Problem statement
Entries follow. Return each line that contains the word "thermophilic".

Extracted records
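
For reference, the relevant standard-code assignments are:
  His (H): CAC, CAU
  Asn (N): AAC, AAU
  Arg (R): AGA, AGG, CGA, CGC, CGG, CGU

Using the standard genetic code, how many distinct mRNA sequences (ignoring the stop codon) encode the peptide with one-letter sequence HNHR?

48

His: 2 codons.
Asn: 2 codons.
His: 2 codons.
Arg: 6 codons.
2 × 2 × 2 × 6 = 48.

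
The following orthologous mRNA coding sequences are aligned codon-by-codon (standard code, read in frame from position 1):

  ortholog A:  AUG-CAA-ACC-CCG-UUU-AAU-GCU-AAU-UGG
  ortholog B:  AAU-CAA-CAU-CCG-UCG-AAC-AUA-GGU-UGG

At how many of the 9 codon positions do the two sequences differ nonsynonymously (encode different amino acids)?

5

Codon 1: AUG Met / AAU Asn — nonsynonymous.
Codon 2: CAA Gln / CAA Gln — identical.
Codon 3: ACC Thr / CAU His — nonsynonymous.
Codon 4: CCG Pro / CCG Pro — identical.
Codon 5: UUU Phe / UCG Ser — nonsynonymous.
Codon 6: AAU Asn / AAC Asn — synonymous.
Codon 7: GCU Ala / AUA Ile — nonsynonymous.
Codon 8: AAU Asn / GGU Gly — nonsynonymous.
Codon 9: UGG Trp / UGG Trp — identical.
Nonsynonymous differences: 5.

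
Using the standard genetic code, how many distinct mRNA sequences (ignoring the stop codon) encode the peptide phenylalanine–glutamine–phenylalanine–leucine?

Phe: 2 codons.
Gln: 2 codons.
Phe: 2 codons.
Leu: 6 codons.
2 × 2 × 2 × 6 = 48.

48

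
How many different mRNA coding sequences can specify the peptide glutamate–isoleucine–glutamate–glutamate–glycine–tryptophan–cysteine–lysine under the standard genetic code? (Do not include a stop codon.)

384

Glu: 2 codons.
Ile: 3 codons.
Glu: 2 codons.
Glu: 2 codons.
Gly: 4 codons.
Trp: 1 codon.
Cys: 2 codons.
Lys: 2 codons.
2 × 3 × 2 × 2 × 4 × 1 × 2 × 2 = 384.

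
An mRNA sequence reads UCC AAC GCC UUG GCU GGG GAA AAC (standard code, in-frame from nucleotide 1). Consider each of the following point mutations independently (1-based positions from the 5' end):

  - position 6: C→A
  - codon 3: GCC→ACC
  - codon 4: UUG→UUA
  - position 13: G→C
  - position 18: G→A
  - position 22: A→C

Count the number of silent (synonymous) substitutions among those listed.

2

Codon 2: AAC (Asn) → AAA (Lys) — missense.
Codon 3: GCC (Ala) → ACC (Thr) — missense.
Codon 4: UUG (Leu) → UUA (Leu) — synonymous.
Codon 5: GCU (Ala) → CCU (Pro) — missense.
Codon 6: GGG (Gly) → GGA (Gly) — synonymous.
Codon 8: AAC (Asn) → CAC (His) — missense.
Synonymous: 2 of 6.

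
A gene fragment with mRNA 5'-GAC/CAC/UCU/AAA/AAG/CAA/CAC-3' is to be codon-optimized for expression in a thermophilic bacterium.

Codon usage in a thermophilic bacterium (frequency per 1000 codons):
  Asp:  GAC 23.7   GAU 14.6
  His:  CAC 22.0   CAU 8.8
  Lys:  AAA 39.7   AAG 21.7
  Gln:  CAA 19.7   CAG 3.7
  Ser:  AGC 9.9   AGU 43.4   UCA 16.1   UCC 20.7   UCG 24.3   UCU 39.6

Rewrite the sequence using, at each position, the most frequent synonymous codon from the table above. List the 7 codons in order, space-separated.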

Written answer
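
A gene fragment with mRNA 5'-GAC/CAC/UCU/AAA/AAG/CAA/CAC-3' is to be codon-optimized for expression in a thermophilic bacterium.
Codon usage in a thermophilic bacterium (frequency per 1000 codons):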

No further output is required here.